- [What the exercise asks]
Please tally the lines below that contain the word "sqrt" and reply with the total alone.

- [Input data]
- Opening Delimiter -

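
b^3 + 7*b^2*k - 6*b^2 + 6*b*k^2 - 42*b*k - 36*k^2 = (b - 6)*(b + k)*(b + 6*k)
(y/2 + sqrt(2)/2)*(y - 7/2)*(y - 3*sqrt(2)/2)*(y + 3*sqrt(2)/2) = y^4/2 - 7*y^3/4 + sqrt(2)*y^3/2 - 7*sqrt(2)*y^2/4 - 9*y^2/4 - 9*sqrt(2)*y/4 + 63*y/8 + 63*sqrt(2)/8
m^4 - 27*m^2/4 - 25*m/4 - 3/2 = (m - 3)*(m + 1/2)^2*(m + 2)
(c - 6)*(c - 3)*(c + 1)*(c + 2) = c^4 - 6*c^3 - 7*c^2 + 36*c + 36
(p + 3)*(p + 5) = p^2 + 8*p + 15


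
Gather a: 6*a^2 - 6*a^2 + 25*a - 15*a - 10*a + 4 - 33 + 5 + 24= 0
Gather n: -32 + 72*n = 72*n - 32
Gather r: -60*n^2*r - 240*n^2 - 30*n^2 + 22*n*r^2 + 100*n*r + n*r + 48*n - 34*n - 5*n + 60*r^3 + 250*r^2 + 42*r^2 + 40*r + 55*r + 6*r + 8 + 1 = -270*n^2 + 9*n + 60*r^3 + r^2*(22*n + 292) + r*(-60*n^2 + 101*n + 101) + 9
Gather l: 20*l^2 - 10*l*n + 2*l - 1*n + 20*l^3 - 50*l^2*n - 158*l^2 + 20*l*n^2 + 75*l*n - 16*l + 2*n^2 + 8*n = 20*l^3 + l^2*(-50*n - 138) + l*(20*n^2 + 65*n - 14) + 2*n^2 + 7*n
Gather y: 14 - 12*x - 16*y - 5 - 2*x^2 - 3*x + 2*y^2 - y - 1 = -2*x^2 - 15*x + 2*y^2 - 17*y + 8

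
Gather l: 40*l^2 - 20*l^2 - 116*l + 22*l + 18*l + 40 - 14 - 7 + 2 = 20*l^2 - 76*l + 21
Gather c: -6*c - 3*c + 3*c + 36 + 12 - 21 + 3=30 - 6*c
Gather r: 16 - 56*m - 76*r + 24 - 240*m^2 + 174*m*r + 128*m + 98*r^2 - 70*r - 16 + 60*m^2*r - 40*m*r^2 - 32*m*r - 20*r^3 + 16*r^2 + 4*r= -240*m^2 + 72*m - 20*r^3 + r^2*(114 - 40*m) + r*(60*m^2 + 142*m - 142) + 24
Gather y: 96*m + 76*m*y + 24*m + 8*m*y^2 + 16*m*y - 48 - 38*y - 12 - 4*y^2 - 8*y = 120*m + y^2*(8*m - 4) + y*(92*m - 46) - 60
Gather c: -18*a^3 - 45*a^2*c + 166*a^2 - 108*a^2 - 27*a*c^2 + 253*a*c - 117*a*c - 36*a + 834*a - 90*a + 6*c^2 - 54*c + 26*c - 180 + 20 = -18*a^3 + 58*a^2 + 708*a + c^2*(6 - 27*a) + c*(-45*a^2 + 136*a - 28) - 160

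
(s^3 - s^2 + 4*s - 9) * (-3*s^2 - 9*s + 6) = -3*s^5 - 6*s^4 + 3*s^3 - 15*s^2 + 105*s - 54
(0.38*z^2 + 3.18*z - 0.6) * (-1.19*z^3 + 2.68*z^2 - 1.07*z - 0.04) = -0.4522*z^5 - 2.7658*z^4 + 8.8298*z^3 - 5.0258*z^2 + 0.5148*z + 0.024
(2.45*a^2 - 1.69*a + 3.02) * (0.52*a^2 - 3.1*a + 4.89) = 1.274*a^4 - 8.4738*a^3 + 18.7899*a^2 - 17.6261*a + 14.7678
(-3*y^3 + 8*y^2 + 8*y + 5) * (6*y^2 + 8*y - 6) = -18*y^5 + 24*y^4 + 130*y^3 + 46*y^2 - 8*y - 30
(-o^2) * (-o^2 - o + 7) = o^4 + o^3 - 7*o^2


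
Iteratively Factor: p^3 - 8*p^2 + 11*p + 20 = (p - 4)*(p^2 - 4*p - 5) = (p - 4)*(p + 1)*(p - 5)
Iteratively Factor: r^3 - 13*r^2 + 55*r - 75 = (r - 3)*(r^2 - 10*r + 25) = (r - 5)*(r - 3)*(r - 5)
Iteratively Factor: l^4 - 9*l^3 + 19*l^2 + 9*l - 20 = (l + 1)*(l^3 - 10*l^2 + 29*l - 20) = (l - 1)*(l + 1)*(l^2 - 9*l + 20) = (l - 4)*(l - 1)*(l + 1)*(l - 5)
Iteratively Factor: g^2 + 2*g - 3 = (g - 1)*(g + 3)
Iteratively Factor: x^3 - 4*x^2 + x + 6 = (x - 3)*(x^2 - x - 2) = (x - 3)*(x + 1)*(x - 2)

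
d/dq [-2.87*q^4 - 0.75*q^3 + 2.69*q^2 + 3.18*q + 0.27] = -11.48*q^3 - 2.25*q^2 + 5.38*q + 3.18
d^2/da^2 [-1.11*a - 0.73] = 0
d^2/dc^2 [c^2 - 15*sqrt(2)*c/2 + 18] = 2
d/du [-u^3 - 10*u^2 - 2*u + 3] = -3*u^2 - 20*u - 2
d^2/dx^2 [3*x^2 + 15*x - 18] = 6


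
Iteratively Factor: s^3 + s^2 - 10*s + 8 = (s - 1)*(s^2 + 2*s - 8) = (s - 1)*(s + 4)*(s - 2)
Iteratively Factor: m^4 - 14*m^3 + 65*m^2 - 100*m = (m - 4)*(m^3 - 10*m^2 + 25*m) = (m - 5)*(m - 4)*(m^2 - 5*m) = m*(m - 5)*(m - 4)*(m - 5)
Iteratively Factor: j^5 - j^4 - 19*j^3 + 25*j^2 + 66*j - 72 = (j - 3)*(j^4 + 2*j^3 - 13*j^2 - 14*j + 24) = (j - 3)*(j - 1)*(j^3 + 3*j^2 - 10*j - 24) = (j - 3)*(j - 1)*(j + 2)*(j^2 + j - 12) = (j - 3)*(j - 1)*(j + 2)*(j + 4)*(j - 3)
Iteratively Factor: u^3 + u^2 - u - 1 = (u - 1)*(u^2 + 2*u + 1) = (u - 1)*(u + 1)*(u + 1)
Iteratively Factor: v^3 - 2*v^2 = (v)*(v^2 - 2*v) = v^2*(v - 2)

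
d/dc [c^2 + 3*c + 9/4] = 2*c + 3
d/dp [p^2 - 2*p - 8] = 2*p - 2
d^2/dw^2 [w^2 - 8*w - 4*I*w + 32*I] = 2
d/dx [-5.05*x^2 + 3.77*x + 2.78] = 3.77 - 10.1*x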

- Closing Delimiter -

- [Response below]
2